Requirement:
Copy the entries character for character.

[Stored data]

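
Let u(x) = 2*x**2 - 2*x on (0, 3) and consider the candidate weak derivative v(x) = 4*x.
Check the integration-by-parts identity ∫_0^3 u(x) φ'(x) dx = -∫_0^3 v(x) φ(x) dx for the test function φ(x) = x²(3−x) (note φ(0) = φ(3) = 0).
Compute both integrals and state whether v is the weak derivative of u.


LHS = -351/10, RHS = -243/5. No, v is not the weak derivative of u.

u(x) = 2*x**2 - 2*x, classical derivative u'(x) = 4*x - 2.
φ(x) = x²(3−x), so φ'(x) = 3*x*(2 - x).
Note φ(0) = φ(3) = 0, so the boundary term u·φ vanishes.
LHS = ∫_0^3 u(x) φ'(x) dx = ∫_0^3 (-6*x^4 + 18*x^3 - 12*x^2) dx. Term by term:
  ∫_0^3 -6*x^4 dx = -1458/5;  ∫_0^3 18*x^3 dx = 729/2;  ∫_0^3 -12*x^2 dx = -108.
Sum: -1458/5 + 729/2 − 108 = -351/10.
So LHS = -351/10.
∫_0^3 v(x) φ(x) dx = ∫_0^3 (-4*x^4 + 12*x^3) dx. Term by term:
  ∫_0^3 -4*x^4 dx = -972/5;  ∫_0^3 12*x^3 dx = 243.
Sum: -972/5 + 243 = 243/5.
So RHS = -∫_0^3 v(x) φ(x) dx = -243/5.
LHS − RHS = 27/2 ≠ 0, so the identity fails.
(For a valid weak derivative the identity must hold for EVERY test function, in particular this one. The failure shows v is NOT the weak derivative of u.)
Correct weak derivative would be u'(x) = 4*x - 2.


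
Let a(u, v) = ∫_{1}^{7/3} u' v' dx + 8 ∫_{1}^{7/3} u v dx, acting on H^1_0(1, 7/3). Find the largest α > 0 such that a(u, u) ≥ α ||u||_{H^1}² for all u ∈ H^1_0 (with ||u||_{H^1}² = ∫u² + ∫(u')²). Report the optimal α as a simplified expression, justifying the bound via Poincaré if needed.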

Exercise solution:
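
Let u(x) = 2*x**2 - 2*x on (0, 3) and consider the candidate weak derivative v(x) = 4*x.
Check the integration-by-parts identity ∫_0^3 u(x) φ'(x) dx = -∫_0^3 v(x) φ(x) dx for the test function φ(x) = x²(3−x) (note φ(0) = φ(3) = 0).
Compute both integrals and state whether v is the weak derivative of u.


LHS = -351/10, RHS = -243/5. No, v is not the weak derivative of u.

u(x) = 2*x**2 - 2*x, classical derivative u'(x) = 4*x - 2.
φ(x) = x²(3−x), so φ'(x) = 3*x*(2 - x).
Note φ(0) = φ(3) = 0, so the boundary term u·φ vanishes.
LHS = ∫_0^3 u(x) φ'(x) dx = ∫_0^3 (-6*x^4 + 18*x^3 - 12*x^2) dx. Term by term:
  ∫_0^3 -6*x^4 dx = -1458/5;  ∫_0^3 18*x^3 dx = 729/2;  ∫_0^3 -12*x^2 dx = -108.
Sum: -1458/5 + 729/2 − 108 = -351/10.
So LHS = -351/10.
∫_0^3 v(x) φ(x) dx = ∫_0^3 (-4*x^4 + 12*x^3) dx. Term by term:
  ∫_0^3 -4*x^4 dx = -972/5;  ∫_0^3 12*x^3 dx = 243.
Sum: -972/5 + 243 = 243/5.
So RHS = -∫_0^3 v(x) φ(x) dx = -243/5.
LHS − RHS = 27/2 ≠ 0, so the identity fails.
(For a valid weak derivative the identity must hold for EVERY test function, in particular this one. The failure shows v is NOT the weak derivative of u.)
Correct weak derivative would be u'(x) = 4*x - 2.


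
Let a(u, v) = ∫_{1}^{7/3} u' v' dx + 8 ∫_{1}^{7/3} u v dx, acting on H^1_0(1, 7/3). Find the largest α > 0 such that a(u, u) ≥ α ||u||_{H^1}² for all u ∈ H^1_0 (with ||u||_{H^1}² = ∫u² + ∫(u')²). Report the optimal α as a simplified expression, justifying the bound via Poincaré if needed.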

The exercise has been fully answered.